(Stored data entries)
- Opening Delimiter -

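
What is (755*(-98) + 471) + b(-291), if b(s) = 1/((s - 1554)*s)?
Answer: -39471983504/536895 ≈ -73519.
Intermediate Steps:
b(s) = 1/(s*(-1554 + s)) (b(s) = 1/((-1554 + s)*s) = 1/(s*(-1554 + s)))
(755*(-98) + 471) + b(-291) = (755*(-98) + 471) + 1/((-291)*(-1554 - 291)) = (-73990 + 471) - 1/291/(-1845) = -73519 - 1/291*(-1/1845) = -73519 + 1/536895 = -39471983504/536895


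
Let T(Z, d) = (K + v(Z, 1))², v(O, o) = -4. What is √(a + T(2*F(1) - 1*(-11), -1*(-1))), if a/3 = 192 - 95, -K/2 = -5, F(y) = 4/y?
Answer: √327 ≈ 18.083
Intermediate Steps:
K = 10 (K = -2*(-5) = 10)
a = 291 (a = 3*(192 - 95) = 3*97 = 291)
T(Z, d) = 36 (T(Z, d) = (10 - 4)² = 6² = 36)
√(a + T(2*F(1) - 1*(-11), -1*(-1))) = √(291 + 36) = √327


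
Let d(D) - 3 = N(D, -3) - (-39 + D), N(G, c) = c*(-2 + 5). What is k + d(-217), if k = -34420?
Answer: -34170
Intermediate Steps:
N(G, c) = 3*c (N(G, c) = c*3 = 3*c)
d(D) = 33 - D (d(D) = 3 + (3*(-3) - (-39 + D)) = 3 + (-9 + (39 - D)) = 3 + (30 - D) = 33 - D)
k + d(-217) = -34420 + (33 - 1*(-217)) = -34420 + (33 + 217) = -34420 + 250 = -34170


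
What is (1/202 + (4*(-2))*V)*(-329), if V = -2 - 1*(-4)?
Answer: 1062999/202 ≈ 5262.4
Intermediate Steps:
V = 2 (V = -2 + 4 = 2)
(1/202 + (4*(-2))*V)*(-329) = (1/202 + (4*(-2))*2)*(-329) = (1/202 - 8*2)*(-329) = (1/202 - 16)*(-329) = -3231/202*(-329) = 1062999/202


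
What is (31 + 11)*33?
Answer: 1386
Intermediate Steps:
(31 + 11)*33 = 42*33 = 1386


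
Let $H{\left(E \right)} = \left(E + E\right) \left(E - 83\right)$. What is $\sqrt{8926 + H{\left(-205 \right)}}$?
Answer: $\sqrt{127006} \approx 356.38$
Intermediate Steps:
$H{\left(E \right)} = 2 E \left(-83 + E\right)$
$\sqrt{8926 + H{\left(-205 \right)}} = \sqrt{8926 + 2 \left(-205\right) \left(-83 - 205\right)} = \sqrt{8926 + 2 \left(-205\right) \left(-288\right)} = \sqrt{8926 + 118080} = \sqrt{127006}$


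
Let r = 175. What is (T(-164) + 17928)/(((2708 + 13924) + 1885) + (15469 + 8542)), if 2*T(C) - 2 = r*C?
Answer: 1193/14176 ≈ 0.084156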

- Closing Delimiter -

> [Problem description]
Extract, exactly, the lines above that begin at the line containing "- 83\right)$. What" and end at the final line of the records; add no other text.

> [Answer for the task]
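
Let $H{\left(E \right)} = \left(E + E\right) \left(E - 83\right)$. What is $\sqrt{8926 + H{\left(-205 \right)}}$?
Answer: $\sqrt{127006} \approx 356.38$
Intermediate Steps:
$H{\left(E \right)} = 2 E \left(-83 + E\right)$
$\sqrt{8926 + H{\left(-205 \right)}} = \sqrt{8926 + 2 \left(-205\right) \left(-83 - 205\right)} = \sqrt{8926 + 2 \left(-205\right) \left(-288\right)} = \sqrt{8926 + 118080} = \sqrt{127006}$


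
Let r = 175. What is (T(-164) + 17928)/(((2708 + 13924) + 1885) + (15469 + 8542)), if 2*T(C) - 2 = r*C?
Answer: 1193/14176 ≈ 0.084156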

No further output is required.